Problem details: Each line below that includes "code" counts once; report the total and nothing more.

Extracted information:
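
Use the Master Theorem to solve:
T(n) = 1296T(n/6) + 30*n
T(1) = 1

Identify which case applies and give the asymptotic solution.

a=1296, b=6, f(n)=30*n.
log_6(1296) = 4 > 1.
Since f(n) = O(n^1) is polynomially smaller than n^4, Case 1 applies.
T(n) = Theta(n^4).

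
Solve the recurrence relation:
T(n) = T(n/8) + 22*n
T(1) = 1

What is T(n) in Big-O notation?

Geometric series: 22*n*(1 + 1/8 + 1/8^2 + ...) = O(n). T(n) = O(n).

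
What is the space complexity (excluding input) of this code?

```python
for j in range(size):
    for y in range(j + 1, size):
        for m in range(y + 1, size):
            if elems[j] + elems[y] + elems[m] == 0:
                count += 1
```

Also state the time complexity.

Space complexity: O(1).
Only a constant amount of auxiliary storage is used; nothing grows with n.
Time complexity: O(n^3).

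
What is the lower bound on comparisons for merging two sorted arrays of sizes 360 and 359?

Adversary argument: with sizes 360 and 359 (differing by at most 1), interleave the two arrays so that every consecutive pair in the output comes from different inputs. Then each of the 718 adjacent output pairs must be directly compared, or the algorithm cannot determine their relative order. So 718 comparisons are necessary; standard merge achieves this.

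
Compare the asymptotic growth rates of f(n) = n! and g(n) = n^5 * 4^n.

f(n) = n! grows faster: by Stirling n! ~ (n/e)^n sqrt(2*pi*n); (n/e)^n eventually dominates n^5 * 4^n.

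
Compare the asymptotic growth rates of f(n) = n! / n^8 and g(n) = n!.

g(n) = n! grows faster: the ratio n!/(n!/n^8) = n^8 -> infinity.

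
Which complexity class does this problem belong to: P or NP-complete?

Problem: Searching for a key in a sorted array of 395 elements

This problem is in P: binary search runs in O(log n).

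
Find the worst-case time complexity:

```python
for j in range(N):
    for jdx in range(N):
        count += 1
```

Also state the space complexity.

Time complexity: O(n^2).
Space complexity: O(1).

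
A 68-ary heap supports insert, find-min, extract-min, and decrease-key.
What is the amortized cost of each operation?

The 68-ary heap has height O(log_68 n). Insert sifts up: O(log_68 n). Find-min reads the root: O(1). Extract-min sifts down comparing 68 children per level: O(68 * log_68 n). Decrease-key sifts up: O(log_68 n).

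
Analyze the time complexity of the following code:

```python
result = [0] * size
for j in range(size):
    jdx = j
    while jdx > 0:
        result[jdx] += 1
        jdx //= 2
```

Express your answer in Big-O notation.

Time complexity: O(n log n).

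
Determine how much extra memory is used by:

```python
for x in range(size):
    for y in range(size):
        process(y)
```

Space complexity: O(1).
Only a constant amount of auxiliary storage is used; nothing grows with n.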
...
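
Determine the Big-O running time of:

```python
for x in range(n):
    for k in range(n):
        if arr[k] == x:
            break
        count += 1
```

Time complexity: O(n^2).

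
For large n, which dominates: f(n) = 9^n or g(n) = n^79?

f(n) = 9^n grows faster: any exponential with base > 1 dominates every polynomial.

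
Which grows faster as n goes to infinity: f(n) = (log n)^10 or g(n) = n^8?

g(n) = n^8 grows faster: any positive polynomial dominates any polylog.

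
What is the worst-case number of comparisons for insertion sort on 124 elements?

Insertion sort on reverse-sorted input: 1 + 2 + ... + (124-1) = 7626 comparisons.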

Task output: 2